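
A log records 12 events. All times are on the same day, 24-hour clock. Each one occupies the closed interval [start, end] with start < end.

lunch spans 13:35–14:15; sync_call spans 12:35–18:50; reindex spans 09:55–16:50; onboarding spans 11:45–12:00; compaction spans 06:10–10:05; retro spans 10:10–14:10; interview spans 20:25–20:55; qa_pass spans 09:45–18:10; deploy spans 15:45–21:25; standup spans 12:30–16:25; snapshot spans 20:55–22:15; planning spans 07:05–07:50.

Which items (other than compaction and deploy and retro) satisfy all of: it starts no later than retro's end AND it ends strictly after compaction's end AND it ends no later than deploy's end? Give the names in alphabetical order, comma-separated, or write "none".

Conditions: its start is no later than retro's end (X.start <= 14:10) AND its end is strictly after compaction's end (X.end > 10:05) AND its end is no later than deploy's end (X.end <= 21:25).
interview: start 20:25 <= 14:10? ✗; end 20:55 > 10:05? ✓; end 20:55 <= 21:25? ✓ → no.
lunch: start 13:35 <= 14:10? ✓; end 14:15 > 10:05? ✓; end 14:15 <= 21:25? ✓ → yes.
onboarding: start 11:45 <= 14:10? ✓; end 12:00 > 10:05? ✓; end 12:00 <= 21:25? ✓ → yes.
planning: start 07:05 <= 14:10? ✓; end 07:50 > 10:05? ✗; end 07:50 <= 21:25? ✓ → no.
qa_pass: start 09:45 <= 14:10? ✓; end 18:10 > 10:05? ✓; end 18:10 <= 21:25? ✓ → yes.
reindex: start 09:55 <= 14:10? ✓; end 16:50 > 10:05? ✓; end 16:50 <= 21:25? ✓ → yes.
snapshot: start 20:55 <= 14:10? ✗; end 22:15 > 10:05? ✓; end 22:15 <= 21:25? ✗ → no.
standup: start 12:30 <= 14:10? ✓; end 16:25 > 10:05? ✓; end 16:25 <= 21:25? ✓ → yes.
sync_call: start 12:35 <= 14:10? ✓; end 18:50 > 10:05? ✓; end 18:50 <= 21:25? ✓ → yes.
Result: lunch, onboarding, qa_pass, reindex, standup, sync_call.

lunch, onboarding, qa_pass, reindex, standup, sync_call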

+ + +

### ABOUT THIS TASK
The answer should consist of the lines from the one with "lunch spans 13:35–14:15;" through the last line of the entries, duplicated exactly and nothing more.

### TASK RESPONSE
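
lunch spans 13:35–14:15; sync_call spans 12:35–18:50; reindex spans 09:55–16:50; onboarding spans 11:45–12:00; compaction spans 06:10–10:05; retro spans 10:10–14:10; interview spans 20:25–20:55; qa_pass spans 09:45–18:10; deploy spans 15:45–21:25; standup spans 12:30–16:25; snapshot spans 20:55–22:15; planning spans 07:05–07:50.

Which items (other than compaction and deploy and retro) satisfy all of: it starts no later than retro's end AND it ends strictly after compaction's end AND it ends no later than deploy's end? Give the names in alphabetical order, comma-separated, or write "none".

Conditions: its start is no later than retro's end (X.start <= 14:10) AND its end is strictly after compaction's end (X.end > 10:05) AND its end is no later than deploy's end (X.end <= 21:25).
interview: start 20:25 <= 14:10? ✗; end 20:55 > 10:05? ✓; end 20:55 <= 21:25? ✓ → no.
lunch: start 13:35 <= 14:10? ✓; end 14:15 > 10:05? ✓; end 14:15 <= 21:25? ✓ → yes.
onboarding: start 11:45 <= 14:10? ✓; end 12:00 > 10:05? ✓; end 12:00 <= 21:25? ✓ → yes.
planning: start 07:05 <= 14:10? ✓; end 07:50 > 10:05? ✗; end 07:50 <= 21:25? ✓ → no.
qa_pass: start 09:45 <= 14:10? ✓; end 18:10 > 10:05? ✓; end 18:10 <= 21:25? ✓ → yes.
reindex: start 09:55 <= 14:10? ✓; end 16:50 > 10:05? ✓; end 16:50 <= 21:25? ✓ → yes.
snapshot: start 20:55 <= 14:10? ✗; end 22:15 > 10:05? ✓; end 22:15 <= 21:25? ✗ → no.
standup: start 12:30 <= 14:10? ✓; end 16:25 > 10:05? ✓; end 16:25 <= 21:25? ✓ → yes.
sync_call: start 12:35 <= 14:10? ✓; end 18:50 > 10:05? ✓; end 18:50 <= 21:25? ✓ → yes.
Result: lunch, onboarding, qa_pass, reindex, standup, sync_call.

lunch, onboarding, qa_pass, reindex, standup, sync_call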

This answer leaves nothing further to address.